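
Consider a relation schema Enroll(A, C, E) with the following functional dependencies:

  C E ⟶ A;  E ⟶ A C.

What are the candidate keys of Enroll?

E

Attribute E never appears on the right-hand side of any dependency, so E must belong to every candidate key.
{E}⁺ = {A, C, E}, which is all of the schema, so {E} is the only candidate key.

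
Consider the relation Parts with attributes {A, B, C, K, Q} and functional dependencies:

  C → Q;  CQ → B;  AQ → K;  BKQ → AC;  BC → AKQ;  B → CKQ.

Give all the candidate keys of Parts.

{B}⁺: B→CKQ adds C, K, Q; BKQ→AC adds A → {A, B, C, K, Q}.
{C}⁺: C→Q adds Q; CQ→B adds B; BC→AKQ adds A, K → {A, B, C, K, Q}.
Any other superkey contains one of these as a subset, so there are no further candidate keys.

{B}, {C}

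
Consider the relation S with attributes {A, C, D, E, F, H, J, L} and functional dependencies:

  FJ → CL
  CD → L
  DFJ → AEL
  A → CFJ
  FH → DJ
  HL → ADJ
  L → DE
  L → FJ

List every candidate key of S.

(A, H), (F, H), (H, L), (C, D, H)

Attribute H never appears on the right-hand side of any dependency, so H must belong to every candidate key.
{H}⁺ = {H}, which is not all of the schema, so we must add further attributes.
{A, H}⁺: A→CFJ adds C, F, J; FH→DJ adds D; FJ→CL adds L; DFJ→AEL adds E → {A, C, D, E, F, H, J, L}. Minimal: {H}⁺ = {H}; {A}⁺ = {A, C, D, E, F, J, L} — none reach the full schema.
{F, H}⁺: FH→DJ adds D, J; FJ→CL adds C, L; DFJ→AEL adds A, E → {A, C, D, E, F, H, J, L}. Minimal: {H}⁺ = {H}; {F}⁺ = {F} — none reach the full schema.
{H, L}⁺: HL→ADJ adds A, D, J; L→DE adds E; L→FJ adds F; FJ→CL adds C → {A, C, D, E, F, H, J, L}. Minimal: {L}⁺ = {A, C, D, E, F, J, L}; {H}⁺ = {H} — none reach the full schema.
{C, D, H}⁺: CD→L adds L; HL→ADJ adds A, J; L→DE adds E; L→FJ adds F → {A, C, D, E, F, H, J, L}. Minimal: {D, H}⁺ = {D, H}; {C, H}⁺ = {C, H}; {C, D}⁺ = {A, C, D, E, F, J, L} — none reach the full schema.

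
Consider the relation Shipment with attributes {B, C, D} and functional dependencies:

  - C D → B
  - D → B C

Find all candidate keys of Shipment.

{D}

Attribute D never appears on the right-hand side of any dependency, so D must belong to every candidate key.
{D}⁺ = {B, C, D}, which is all of the schema, so {D} is the only candidate key.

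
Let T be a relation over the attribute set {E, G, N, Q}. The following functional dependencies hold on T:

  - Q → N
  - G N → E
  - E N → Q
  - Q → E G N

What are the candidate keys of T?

{Q}⁺: Q→N adds N; Q→EGN adds E, G → {E, G, N, Q}.
{E, N}⁺: EN→Q adds Q; Q→EGN adds G → {E, G, N, Q}. Minimal: {N}⁺ = {N}; {E}⁺ = {E} — none reach the full schema.
{G, N}⁺: GN→E adds E; EN→Q adds Q → {E, G, N, Q}. Minimal: {N}⁺ = {N}; {G}⁺ = {G} — none reach the full schema.
Any other superkey contains one of these as a subset, so there are no further candidate keys.

(Q), (E, N), (G, N)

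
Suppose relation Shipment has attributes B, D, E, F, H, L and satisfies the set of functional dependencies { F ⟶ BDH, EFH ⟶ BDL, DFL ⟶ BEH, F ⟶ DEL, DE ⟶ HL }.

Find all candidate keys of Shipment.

{F}

Attribute F never appears on the right-hand side of any dependency, so F must belong to every candidate key.
{F}⁺ = {B, D, E, F, H, L}, which is all of the schema, so {F} is the only candidate key.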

=======

The expected answer is a copy of each line in the records that holds the word "dependencies".

Result of the task ::
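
Consider a relation schema Enroll(A, C, E) with the following functional dependencies:
Consider the relation Parts with attributes {A, B, C, K, Q} and functional dependencies:
Consider the relation S with attributes {A, C, D, E, F, H, J, L} and functional dependencies:
Consider the relation Shipment with attributes {B, C, D} and functional dependencies:
Let T be a relation over the attribute set {E, G, N, Q}. The following functional dependencies hold on T:
Suppose relation Shipment has attributes B, D, E, F, H, L and satisfies the set of functional dependencies { F ⟶ BDH, EFH ⟶ BDL, DFL ⟶ BEH, F ⟶ DEL, DE ⟶ HL }.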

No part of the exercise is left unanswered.